YOUR INSTRUCTIONS
Repeat the listing beneath this line exactly, keeping every character.

DATA EXCERPTS

_ _ _ _ _

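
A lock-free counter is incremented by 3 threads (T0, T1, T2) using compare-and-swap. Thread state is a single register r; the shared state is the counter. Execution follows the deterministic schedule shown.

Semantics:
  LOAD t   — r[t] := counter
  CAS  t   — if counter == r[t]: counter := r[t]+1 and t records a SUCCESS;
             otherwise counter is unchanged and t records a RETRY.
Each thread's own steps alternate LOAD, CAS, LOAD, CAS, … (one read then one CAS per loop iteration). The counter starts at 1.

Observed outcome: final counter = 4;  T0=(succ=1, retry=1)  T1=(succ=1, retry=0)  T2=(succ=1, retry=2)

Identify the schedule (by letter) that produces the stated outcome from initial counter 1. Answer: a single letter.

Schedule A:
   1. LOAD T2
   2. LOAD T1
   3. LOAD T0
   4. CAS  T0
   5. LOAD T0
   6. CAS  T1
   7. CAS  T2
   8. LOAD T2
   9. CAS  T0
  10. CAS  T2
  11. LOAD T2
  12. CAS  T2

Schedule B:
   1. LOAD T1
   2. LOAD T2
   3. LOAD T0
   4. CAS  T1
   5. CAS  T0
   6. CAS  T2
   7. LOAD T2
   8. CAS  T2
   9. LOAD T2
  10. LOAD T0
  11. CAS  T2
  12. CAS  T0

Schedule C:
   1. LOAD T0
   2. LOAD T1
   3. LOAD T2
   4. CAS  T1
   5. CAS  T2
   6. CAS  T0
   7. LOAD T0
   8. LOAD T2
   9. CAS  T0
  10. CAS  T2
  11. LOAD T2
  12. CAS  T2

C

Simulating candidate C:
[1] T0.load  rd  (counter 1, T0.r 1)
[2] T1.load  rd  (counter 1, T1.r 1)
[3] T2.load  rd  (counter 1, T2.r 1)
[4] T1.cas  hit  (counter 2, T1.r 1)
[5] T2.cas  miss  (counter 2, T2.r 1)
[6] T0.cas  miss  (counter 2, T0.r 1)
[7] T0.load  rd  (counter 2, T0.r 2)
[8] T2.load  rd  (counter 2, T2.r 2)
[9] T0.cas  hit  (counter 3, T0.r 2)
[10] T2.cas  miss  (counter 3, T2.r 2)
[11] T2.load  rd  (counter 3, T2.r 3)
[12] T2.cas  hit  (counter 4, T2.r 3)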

_ _ _ _ _

RESULT FOR THIS EXERCISE
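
A lock-free counter is incremented by 3 threads (T0, T1, T2) using compare-and-swap. Thread state is a single register r; the shared state is the counter. Execution follows the deterministic schedule shown.

Semantics:
  LOAD t   — r[t] := counter
  CAS  t   — if counter == r[t]: counter := r[t]+1 and t records a SUCCESS;
             otherwise counter is unchanged and t records a RETRY.
Each thread's own steps alternate LOAD, CAS, LOAD, CAS, … (one read then one CAS per loop iteration). The counter starts at 1.

Observed outcome: final counter = 4;  T0=(succ=1, retry=1)  T1=(succ=1, retry=0)  T2=(succ=1, retry=2)

Identify the schedule (by letter) that produces the stated outcome from initial counter 1. Answer: a single letter.

Schedule A:
   1. LOAD T2
   2. LOAD T1
   3. LOAD T0
   4. CAS  T0
   5. LOAD T0
   6. CAS  T1
   7. CAS  T2
   8. LOAD T2
   9. CAS  T0
  10. CAS  T2
  11. LOAD T2
  12. CAS  T2

Schedule B:
   1. LOAD T1
   2. LOAD T2
   3. LOAD T0
   4. CAS  T1
   5. CAS  T0
   6. CAS  T2
   7. LOAD T2
   8. CAS  T2
   9. LOAD T2
  10. LOAD T0
  11. CAS  T2
  12. CAS  T0

Schedule C:
   1. LOAD T0
   2. LOAD T1
   3. LOAD T2
   4. CAS  T1
   5. CAS  T2
   6. CAS  T0
   7. LOAD T0
   8. LOAD T2
   9. CAS  T0
  10. CAS  T2
  11. LOAD T2
  12. CAS  T2

C

Simulating candidate C:
[1] T0.load  rd  (counter 1, T0.r 1)
[2] T1.load  rd  (counter 1, T1.r 1)
[3] T2.load  rd  (counter 1, T2.r 1)
[4] T1.cas  hit  (counter 2, T1.r 1)
[5] T2.cas  miss  (counter 2, T2.r 1)
[6] T0.cas  miss  (counter 2, T0.r 1)
[7] T0.load  rd  (counter 2, T0.r 2)
[8] T2.load  rd  (counter 2, T2.r 2)
[9] T0.cas  hit  (counter 3, T0.r 2)
[10] T2.cas  miss  (counter 3, T2.r 2)
[11] T2.load  rd  (counter 3, T2.r 3)
[12] T2.cas  hit  (counter 4, T2.r 3)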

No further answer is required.